Reproduce, exactly as they appear, the line containing "Let x(J) = J" and every line after it, ending with the last line of the records.

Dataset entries
▬▬▬▬▬▬

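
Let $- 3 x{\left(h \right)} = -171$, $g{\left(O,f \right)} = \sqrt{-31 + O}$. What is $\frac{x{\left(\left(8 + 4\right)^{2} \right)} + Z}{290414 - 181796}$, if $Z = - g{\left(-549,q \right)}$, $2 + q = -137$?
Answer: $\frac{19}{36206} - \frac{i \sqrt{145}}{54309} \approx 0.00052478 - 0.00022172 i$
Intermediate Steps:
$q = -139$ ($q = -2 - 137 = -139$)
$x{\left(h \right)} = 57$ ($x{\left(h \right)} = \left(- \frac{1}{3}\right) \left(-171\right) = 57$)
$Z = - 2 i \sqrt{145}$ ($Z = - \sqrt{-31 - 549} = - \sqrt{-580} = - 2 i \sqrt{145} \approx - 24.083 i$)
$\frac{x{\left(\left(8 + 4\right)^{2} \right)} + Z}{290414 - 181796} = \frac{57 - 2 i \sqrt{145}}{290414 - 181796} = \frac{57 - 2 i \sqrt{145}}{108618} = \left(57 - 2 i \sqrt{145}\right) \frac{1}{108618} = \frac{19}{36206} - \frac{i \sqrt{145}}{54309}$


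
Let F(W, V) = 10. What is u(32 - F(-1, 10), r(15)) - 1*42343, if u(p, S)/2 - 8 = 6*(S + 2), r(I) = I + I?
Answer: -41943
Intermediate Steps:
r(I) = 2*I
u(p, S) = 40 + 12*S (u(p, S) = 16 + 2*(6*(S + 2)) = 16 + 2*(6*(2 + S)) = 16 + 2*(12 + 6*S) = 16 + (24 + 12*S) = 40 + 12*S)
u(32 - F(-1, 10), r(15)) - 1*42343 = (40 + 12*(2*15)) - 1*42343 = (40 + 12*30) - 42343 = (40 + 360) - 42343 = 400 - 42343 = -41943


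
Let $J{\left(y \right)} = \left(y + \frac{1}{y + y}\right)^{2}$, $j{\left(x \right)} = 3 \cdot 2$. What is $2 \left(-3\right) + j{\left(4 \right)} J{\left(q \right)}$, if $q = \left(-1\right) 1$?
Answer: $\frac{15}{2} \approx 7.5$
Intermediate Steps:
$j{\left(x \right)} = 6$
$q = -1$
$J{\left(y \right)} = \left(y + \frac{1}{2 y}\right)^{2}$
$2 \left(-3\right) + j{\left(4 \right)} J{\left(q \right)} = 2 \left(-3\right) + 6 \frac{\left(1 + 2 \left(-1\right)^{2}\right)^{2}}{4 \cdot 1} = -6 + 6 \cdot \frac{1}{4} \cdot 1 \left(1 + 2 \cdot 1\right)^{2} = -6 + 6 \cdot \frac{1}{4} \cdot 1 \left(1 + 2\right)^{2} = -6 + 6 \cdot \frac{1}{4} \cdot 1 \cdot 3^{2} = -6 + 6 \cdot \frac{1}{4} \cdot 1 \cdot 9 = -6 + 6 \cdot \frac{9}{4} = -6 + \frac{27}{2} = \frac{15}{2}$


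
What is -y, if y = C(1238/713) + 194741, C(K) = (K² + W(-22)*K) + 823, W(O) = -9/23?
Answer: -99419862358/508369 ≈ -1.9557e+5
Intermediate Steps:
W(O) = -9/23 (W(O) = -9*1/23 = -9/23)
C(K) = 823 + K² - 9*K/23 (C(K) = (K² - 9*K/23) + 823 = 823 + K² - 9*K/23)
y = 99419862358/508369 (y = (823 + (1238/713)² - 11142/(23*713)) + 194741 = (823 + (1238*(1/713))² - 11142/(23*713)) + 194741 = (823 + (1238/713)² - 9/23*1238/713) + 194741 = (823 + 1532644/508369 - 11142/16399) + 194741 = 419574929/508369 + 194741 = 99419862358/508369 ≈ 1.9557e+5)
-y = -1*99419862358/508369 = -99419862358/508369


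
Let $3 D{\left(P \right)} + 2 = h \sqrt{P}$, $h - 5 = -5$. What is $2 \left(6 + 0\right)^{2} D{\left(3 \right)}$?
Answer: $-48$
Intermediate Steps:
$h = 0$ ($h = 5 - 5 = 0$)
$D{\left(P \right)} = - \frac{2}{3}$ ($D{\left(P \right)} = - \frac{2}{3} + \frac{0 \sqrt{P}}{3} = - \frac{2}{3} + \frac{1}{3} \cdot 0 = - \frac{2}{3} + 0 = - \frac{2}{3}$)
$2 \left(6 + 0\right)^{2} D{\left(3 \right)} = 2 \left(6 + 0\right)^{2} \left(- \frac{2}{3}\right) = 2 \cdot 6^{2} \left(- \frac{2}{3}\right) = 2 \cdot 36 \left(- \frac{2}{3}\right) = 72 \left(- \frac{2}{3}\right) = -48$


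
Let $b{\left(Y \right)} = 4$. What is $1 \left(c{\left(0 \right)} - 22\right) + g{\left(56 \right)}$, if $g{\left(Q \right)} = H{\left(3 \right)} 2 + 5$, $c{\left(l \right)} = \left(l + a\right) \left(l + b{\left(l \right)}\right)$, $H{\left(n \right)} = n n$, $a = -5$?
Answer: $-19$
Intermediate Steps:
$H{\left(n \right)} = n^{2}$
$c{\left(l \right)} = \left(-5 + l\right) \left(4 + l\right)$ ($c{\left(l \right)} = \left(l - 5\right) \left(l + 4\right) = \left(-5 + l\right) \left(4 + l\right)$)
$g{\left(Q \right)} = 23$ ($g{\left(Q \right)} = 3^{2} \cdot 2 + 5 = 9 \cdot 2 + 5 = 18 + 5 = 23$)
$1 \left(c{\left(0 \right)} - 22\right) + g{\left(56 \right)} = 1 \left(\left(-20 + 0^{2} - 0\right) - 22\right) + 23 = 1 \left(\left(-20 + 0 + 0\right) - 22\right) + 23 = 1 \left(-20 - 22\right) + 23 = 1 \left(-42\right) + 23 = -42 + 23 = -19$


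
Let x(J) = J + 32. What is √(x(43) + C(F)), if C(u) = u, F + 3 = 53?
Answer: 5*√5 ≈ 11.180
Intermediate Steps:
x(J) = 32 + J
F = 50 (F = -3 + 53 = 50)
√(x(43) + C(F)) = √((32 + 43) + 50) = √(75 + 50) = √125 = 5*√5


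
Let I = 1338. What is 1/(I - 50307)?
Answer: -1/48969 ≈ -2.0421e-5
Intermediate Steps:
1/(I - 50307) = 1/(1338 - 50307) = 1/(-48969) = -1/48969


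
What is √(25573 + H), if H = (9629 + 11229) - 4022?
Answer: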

▬▬▬▬▬▬

- Answer section:
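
Let x(J) = J + 32. What is √(x(43) + C(F)), if C(u) = u, F + 3 = 53?
Answer: 5*√5 ≈ 11.180
Intermediate Steps:
x(J) = 32 + J
F = 50 (F = -3 + 53 = 50)
√(x(43) + C(F)) = √((32 + 43) + 50) = √(75 + 50) = √125 = 5*√5


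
Let I = 1338. What is 1/(I - 50307)?
Answer: -1/48969 ≈ -2.0421e-5
Intermediate Steps:
1/(I - 50307) = 1/(1338 - 50307) = 1/(-48969) = -1/48969


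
What is √(25573 + H), if H = (9629 + 11229) - 4022?
Answer: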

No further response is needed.